▶ _Material supplied_
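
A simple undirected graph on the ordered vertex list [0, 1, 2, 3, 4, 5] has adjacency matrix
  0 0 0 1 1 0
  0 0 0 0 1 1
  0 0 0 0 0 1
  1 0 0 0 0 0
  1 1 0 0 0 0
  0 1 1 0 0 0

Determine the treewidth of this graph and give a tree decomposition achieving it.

Treewidth 1.
One such decomposition:
Bags: B1 = {0, 3}  B2 = {0, 4}  B3 = {1, 4}  B4 = {1, 5}  B5 = {2, 5}
Tree: B1–B2, B2–B3, B3–B4, B4–B5

The largest bag has 2 vertices, giving width 1; this decomposition certifies tw(G) ≤ 1. G has an edge, so its treewidth is at least 1. Hence tw(G) = 1 exactly.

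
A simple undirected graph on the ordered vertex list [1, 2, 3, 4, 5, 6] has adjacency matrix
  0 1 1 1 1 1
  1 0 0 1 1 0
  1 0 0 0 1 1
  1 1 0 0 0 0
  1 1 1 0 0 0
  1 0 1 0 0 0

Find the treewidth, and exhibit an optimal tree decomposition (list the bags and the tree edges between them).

Each bag holds 3 vertices, so the decomposition has width 2, which upper-bounds the treewidth. On the other hand G contains the 3-clique {1, 2, 4}. A clique must lie in a single bag of any decomposition, so no decomposition can have width below 2. Therefore the treewidth is 2.

Treewidth 2.
One such decomposition:
Bags: B1 = {1, 3, 6}  B2 = {1, 3, 5}  B3 = {1, 2, 5}  B4 = {1, 2, 4}
Tree: B1–B2, B2–B3, B3–B4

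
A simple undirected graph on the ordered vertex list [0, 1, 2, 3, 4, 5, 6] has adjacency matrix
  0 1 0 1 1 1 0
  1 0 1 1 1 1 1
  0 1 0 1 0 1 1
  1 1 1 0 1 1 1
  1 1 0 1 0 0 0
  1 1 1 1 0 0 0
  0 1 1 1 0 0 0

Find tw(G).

3

A width-3 tree decomposition is:
Bags: B1 = {0, 1, 3, 5}  B2 = {1, 2, 3, 5}  B3 = {1, 2, 3, 6}  B4 = {0, 1, 3, 4}
Tree: B1–B2, B2–B3, B1–B4
Each bag holds 4 vertices, so the decomposition has width 3, which upper-bounds the treewidth. On the other hand G contains the 4-clique {0, 1, 3, 4}. A clique must lie in a single bag of any decomposition, so no decomposition can have width below 3. Hence tw(G) = 3 exactly.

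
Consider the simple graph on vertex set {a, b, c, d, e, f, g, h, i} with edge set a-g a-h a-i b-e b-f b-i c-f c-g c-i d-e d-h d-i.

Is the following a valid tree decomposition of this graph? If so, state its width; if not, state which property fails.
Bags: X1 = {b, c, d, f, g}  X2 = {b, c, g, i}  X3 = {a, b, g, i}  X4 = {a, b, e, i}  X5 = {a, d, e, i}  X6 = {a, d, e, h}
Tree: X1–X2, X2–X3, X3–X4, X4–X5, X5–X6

No — bags containing vertex d are not connected in the tree.

A tree decomposition must satisfy three properties: every vertex lies in some bag; for every edge, both endpoints lie together in some bag; and for every vertex, the bags containing it form a connected subtree. Here bags containing vertex d are not connected in the tree, so the decomposition is invalid.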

▶ _Problem_
The task calls for all the records above to be repeated exactly.

▶ _Response for this exercise_
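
A simple undirected graph on the ordered vertex list [0, 1, 2, 3, 4, 5] has adjacency matrix
  0 0 0 1 1 0
  0 0 0 0 1 1
  0 0 0 0 0 1
  1 0 0 0 0 0
  1 1 0 0 0 0
  0 1 1 0 0 0

Determine the treewidth of this graph and give a tree decomposition achieving it.

Treewidth 1.
One such decomposition:
Bags: B1 = {0, 3}  B2 = {0, 4}  B3 = {1, 4}  B4 = {1, 5}  B5 = {2, 5}
Tree: B1–B2, B2–B3, B3–B4, B4–B5

The largest bag has 2 vertices, giving width 1; this decomposition certifies tw(G) ≤ 1. G has an edge, so its treewidth is at least 1. Hence tw(G) = 1 exactly.

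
A simple undirected graph on the ordered vertex list [1, 2, 3, 4, 5, 6] has adjacency matrix
  0 1 1 1 1 1
  1 0 0 1 1 0
  1 0 0 0 1 1
  1 1 0 0 0 0
  1 1 1 0 0 0
  1 0 1 0 0 0

Find the treewidth, and exhibit an optimal tree decomposition (list the bags and the tree edges between them).

Each bag holds 3 vertices, so the decomposition has width 2, which upper-bounds the treewidth. On the other hand G contains the 3-clique {1, 2, 4}. A clique must lie in a single bag of any decomposition, so no decomposition can have width below 2. Therefore the treewidth is 2.

Treewidth 2.
One such decomposition:
Bags: B1 = {1, 3, 6}  B2 = {1, 3, 5}  B3 = {1, 2, 5}  B4 = {1, 2, 4}
Tree: B1–B2, B2–B3, B3–B4

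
A simple undirected graph on the ordered vertex list [0, 1, 2, 3, 4, 5, 6] has adjacency matrix
  0 1 0 1 1 1 0
  1 0 1 1 1 1 1
  0 1 0 1 0 1 1
  1 1 1 0 1 1 1
  1 1 0 1 0 0 0
  1 1 1 1 0 0 0
  0 1 1 1 0 0 0

Find tw(G).

3

A width-3 tree decomposition is:
Bags: B1 = {0, 1, 3, 5}  B2 = {1, 2, 3, 5}  B3 = {1, 2, 3, 6}  B4 = {0, 1, 3, 4}
Tree: B1–B2, B2–B3, B1–B4
Each bag holds 4 vertices, so the decomposition has width 3, which upper-bounds the treewidth. On the other hand G contains the 4-clique {0, 1, 3, 4}. A clique must lie in a single bag of any decomposition, so no decomposition can have width below 3. Hence tw(G) = 3 exactly.

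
Consider the simple graph on vertex set {a, b, c, d, e, f, g, h, i} with edge set a-g a-h a-i b-e b-f b-i c-f c-g c-i d-e d-h d-i.

Is the following a valid tree decomposition of this graph? If so, state its width; if not, state which property fails.
Bags: X1 = {b, c, d, f, g}  X2 = {b, c, g, i}  X3 = {a, b, g, i}  X4 = {a, b, e, i}  X5 = {a, d, e, i}  X6 = {a, d, e, h}
Tree: X1–X2, X2–X3, X3–X4, X4–X5, X5–X6

No — bags containing vertex d are not connected in the tree.

A tree decomposition must satisfy three properties: every vertex lies in some bag; for every edge, both endpoints lie together in some bag; and for every vertex, the bags containing it form a connected subtree. Here bags containing vertex d are not connected in the tree, so the decomposition is invalid.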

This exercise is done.